**Records from a data source:**
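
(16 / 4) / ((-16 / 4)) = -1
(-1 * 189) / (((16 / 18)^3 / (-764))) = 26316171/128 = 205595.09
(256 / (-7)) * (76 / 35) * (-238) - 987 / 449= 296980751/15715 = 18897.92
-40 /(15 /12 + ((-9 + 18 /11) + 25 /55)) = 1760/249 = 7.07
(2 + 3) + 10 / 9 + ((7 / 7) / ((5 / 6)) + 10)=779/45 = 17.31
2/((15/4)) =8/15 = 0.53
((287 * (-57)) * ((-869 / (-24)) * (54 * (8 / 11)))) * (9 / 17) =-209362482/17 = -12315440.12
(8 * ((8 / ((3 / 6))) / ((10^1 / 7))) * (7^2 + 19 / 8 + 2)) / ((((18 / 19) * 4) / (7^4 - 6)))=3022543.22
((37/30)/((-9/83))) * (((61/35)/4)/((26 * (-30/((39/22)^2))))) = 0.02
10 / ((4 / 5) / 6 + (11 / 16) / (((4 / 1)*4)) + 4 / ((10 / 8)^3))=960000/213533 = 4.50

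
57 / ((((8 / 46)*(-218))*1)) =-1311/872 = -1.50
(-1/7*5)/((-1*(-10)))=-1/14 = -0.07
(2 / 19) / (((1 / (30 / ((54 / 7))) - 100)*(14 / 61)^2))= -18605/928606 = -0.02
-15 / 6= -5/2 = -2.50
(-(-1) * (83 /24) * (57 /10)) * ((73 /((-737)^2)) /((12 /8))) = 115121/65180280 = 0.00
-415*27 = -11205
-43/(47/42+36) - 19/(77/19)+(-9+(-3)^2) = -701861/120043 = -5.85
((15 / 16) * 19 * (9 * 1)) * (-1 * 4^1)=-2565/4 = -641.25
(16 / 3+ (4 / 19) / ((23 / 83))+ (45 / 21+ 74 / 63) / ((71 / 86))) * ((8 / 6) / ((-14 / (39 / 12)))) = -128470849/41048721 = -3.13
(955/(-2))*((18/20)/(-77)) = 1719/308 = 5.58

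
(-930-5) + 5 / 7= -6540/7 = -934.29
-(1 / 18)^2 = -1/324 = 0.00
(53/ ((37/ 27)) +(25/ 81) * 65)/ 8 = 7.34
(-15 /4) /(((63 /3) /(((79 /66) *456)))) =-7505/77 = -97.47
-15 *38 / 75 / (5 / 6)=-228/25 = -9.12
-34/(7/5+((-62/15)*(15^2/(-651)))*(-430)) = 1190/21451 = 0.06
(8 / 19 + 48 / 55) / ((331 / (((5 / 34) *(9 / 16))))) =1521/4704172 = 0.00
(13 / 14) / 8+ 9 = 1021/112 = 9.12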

==

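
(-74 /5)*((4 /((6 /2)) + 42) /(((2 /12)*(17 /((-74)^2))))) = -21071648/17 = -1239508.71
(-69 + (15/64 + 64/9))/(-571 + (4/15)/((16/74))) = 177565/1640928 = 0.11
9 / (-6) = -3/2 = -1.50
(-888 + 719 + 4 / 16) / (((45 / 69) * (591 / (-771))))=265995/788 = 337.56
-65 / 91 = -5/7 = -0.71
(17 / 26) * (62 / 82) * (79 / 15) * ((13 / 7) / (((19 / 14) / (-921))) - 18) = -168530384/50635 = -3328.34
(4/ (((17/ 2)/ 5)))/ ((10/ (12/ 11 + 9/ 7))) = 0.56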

**ASSIGNMENT:**
Look above for the line with "-15 / 6= -5/2 = -2.50" and the line with "(13 / 14) / 8+ 9 = 1021/112 = 9.12", and reproduce exactly those two lines plus every line between, nothing more.

**SOLUTION TO THIS TASK:**
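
-15 / 6= -5/2 = -2.50
(-(-1) * (83 /24) * (57 /10)) * ((73 /((-737)^2)) /((12 /8))) = 115121/65180280 = 0.00
-415*27 = -11205
-43/(47/42+36) - 19/(77/19)+(-9+(-3)^2) = -701861/120043 = -5.85
((15 / 16) * 19 * (9 * 1)) * (-1 * 4^1)=-2565/4 = -641.25
(16 / 3+ (4 / 19) / ((23 / 83))+ (45 / 21+ 74 / 63) / ((71 / 86))) * ((8 / 6) / ((-14 / (39 / 12)))) = -128470849/41048721 = -3.13
(955/(-2))*((18/20)/(-77)) = 1719/308 = 5.58

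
(-930-5) + 5 / 7= -6540/7 = -934.29
-(1 / 18)^2 = -1/324 = 0.00
(53/ ((37/ 27)) +(25/ 81) * 65)/ 8 = 7.34
(-15 /4) /(((63 /3) /(((79 /66) *456)))) =-7505/77 = -97.47
-15 *38 / 75 / (5 / 6)=-228/25 = -9.12
-34/(7/5+((-62/15)*(15^2/(-651)))*(-430)) = 1190/21451 = 0.06
(8 / 19 + 48 / 55) / ((331 / (((5 / 34) *(9 / 16))))) =1521/4704172 = 0.00
(13 / 14) / 8+ 9 = 1021/112 = 9.12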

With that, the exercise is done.